■ Try it:
Please reproduce the entries that follow without a single difference.

Data extracted from a collection:
- - -

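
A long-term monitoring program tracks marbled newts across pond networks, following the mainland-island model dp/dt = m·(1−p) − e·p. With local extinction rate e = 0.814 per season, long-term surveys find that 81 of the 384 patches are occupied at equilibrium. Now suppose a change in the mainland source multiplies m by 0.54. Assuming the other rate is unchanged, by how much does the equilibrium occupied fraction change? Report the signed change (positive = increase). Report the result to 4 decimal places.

Observed p* = 81/384 = 0.21094.
Balance m(1−p*) = e·p* gives m = e·p*/(1−p*) = 0.814×0.21094/0.78906 = 0.21761.
New p* = m/(m+e) = 0.11751/(0.11751+0.81400) = 0.12615.
Δp* = 0.12615 − 0.21094 = -0.08479.

-0.0848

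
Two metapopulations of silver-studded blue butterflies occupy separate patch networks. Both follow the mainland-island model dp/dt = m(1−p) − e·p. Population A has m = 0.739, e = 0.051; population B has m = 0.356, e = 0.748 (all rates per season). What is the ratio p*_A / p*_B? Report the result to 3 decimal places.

A: p*_A = m/(m+e) = 0.739/0.7900 = 0.9354.
B: p*_B = 0.356/1.1040 = 0.3225.
p*_A / p*_B = 0.9354/0.3225 = 2.9009.

2.901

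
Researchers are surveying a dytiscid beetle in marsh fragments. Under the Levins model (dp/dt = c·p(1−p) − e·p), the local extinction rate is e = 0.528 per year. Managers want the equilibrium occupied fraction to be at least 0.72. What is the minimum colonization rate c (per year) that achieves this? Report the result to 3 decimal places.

p* = 1 − e/c ≥ 0.72 requires e/c ≤ 0.2800, i.e. c ≥ e/0.2800.
c_min = 0.528/0.2800 = 1.8857.

1.886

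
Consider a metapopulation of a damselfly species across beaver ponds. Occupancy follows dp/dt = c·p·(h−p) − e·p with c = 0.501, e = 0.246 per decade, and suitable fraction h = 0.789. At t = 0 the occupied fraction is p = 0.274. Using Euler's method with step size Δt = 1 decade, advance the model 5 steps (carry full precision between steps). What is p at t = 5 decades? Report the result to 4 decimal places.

0.2867

Update rule: p ← p + [c·p·(h−p) − e·p]·Δt with Δt = 1.
t = 1: p = 0.27400 + (+0.00329) = 0.27729
t = 2: p = 0.27729 + (+0.00287) = 0.28017
t = 3: p = 0.28017 + (+0.00250) = 0.28267
t = 4: p = 0.28267 + (+0.00217) = 0.28484
t = 5: p = 0.28484 + (+0.00188) = 0.28671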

- - -

■ Exercise answer:
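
A long-term monitoring program tracks marbled newts across pond networks, following the mainland-island model dp/dt = m·(1−p) − e·p. With local extinction rate e = 0.814 per season, long-term surveys find that 81 of the 384 patches are occupied at equilibrium. Now suppose a change in the mainland source multiplies m by 0.54. Assuming the other rate is unchanged, by how much does the equilibrium occupied fraction change? Report the signed change (positive = increase). Report the result to 4 decimal places.

Observed p* = 81/384 = 0.21094.
Balance m(1−p*) = e·p* gives m = e·p*/(1−p*) = 0.814×0.21094/0.78906 = 0.21761.
New p* = m/(m+e) = 0.11751/(0.11751+0.81400) = 0.12615.
Δp* = 0.12615 − 0.21094 = -0.08479.

-0.0848

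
Two metapopulations of silver-studded blue butterflies occupy separate patch networks. Both follow the mainland-island model dp/dt = m(1−p) − e·p. Population A has m = 0.739, e = 0.051; population B has m = 0.356, e = 0.748 (all rates per season). What is the ratio p*_A / p*_B? Report the result to 3 decimal places.

A: p*_A = m/(m+e) = 0.739/0.7900 = 0.9354.
B: p*_B = 0.356/1.1040 = 0.3225.
p*_A / p*_B = 0.9354/0.3225 = 2.9009.

2.901

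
Researchers are surveying a dytiscid beetle in marsh fragments. Under the Levins model (dp/dt = c·p(1−p) − e·p), the local extinction rate is e = 0.528 per year. Managers want the equilibrium occupied fraction to be at least 0.72. What is the minimum colonization rate c (per year) that achieves this? Report the result to 3 decimal places.

p* = 1 − e/c ≥ 0.72 requires e/c ≤ 0.2800, i.e. c ≥ e/0.2800.
c_min = 0.528/0.2800 = 1.8857.

1.886

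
Consider a metapopulation of a damselfly species across beaver ponds. Occupancy follows dp/dt = c·p·(h−p) − e·p with c = 0.501, e = 0.246 per decade, and suitable fraction h = 0.789. At t = 0 the occupied fraction is p = 0.274. Using Euler's method with step size Δt = 1 decade, advance the model 5 steps (carry full precision between steps). What is p at t = 5 decades? Report the result to 4 decimal places.

0.2867

Update rule: p ← p + [c·p·(h−p) − e·p]·Δt with Δt = 1.
t = 1: p = 0.27400 + (+0.00329) = 0.27729
t = 2: p = 0.27729 + (+0.00287) = 0.28017
t = 3: p = 0.28017 + (+0.00250) = 0.28267
t = 4: p = 0.28267 + (+0.00217) = 0.28484
t = 5: p = 0.28484 + (+0.00188) = 0.28671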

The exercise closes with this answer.